[[ RECORDS FOR THIS EXERCISE, beginning ]]

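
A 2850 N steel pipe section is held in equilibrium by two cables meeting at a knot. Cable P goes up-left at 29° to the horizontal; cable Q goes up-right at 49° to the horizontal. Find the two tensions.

T_P = 1912 N, T_Q = 2548 N

ΣF_x = 0: −T_P·cos29° + T_Q·cos49° = 0 → T_Q = 1.33314·T_P.
ΣF_y = 0: T_P·sin29° + T_Q·sin49° = 2850.
Substitute: T_P·(0.48481 + 1.33314·0.75471) = 2850 → T_P = 1911.54 ≈ 1912 N.
Then T_Q = 1.33314 × 1911.54 = 2548 N.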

[[ RECORDS FOR THIS EXERCISE, end ]]

Print the data above exactly as it was provided.

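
A 2850 N steel pipe section is held in equilibrium by two cables meeting at a knot. Cable P goes up-left at 29° to the horizontal; cable Q goes up-right at 49° to the horizontal. Find the two tensions.

T_P = 1912 N, T_Q = 2548 N

ΣF_x = 0: −T_P·cos29° + T_Q·cos49° = 0 → T_Q = 1.33314·T_P.
ΣF_y = 0: T_P·sin29° + T_Q·sin49° = 2850.
Substitute: T_P·(0.48481 + 1.33314·0.75471) = 2850 → T_P = 1911.54 ≈ 1912 N.
Then T_Q = 1.33314 × 1911.54 = 2548 N.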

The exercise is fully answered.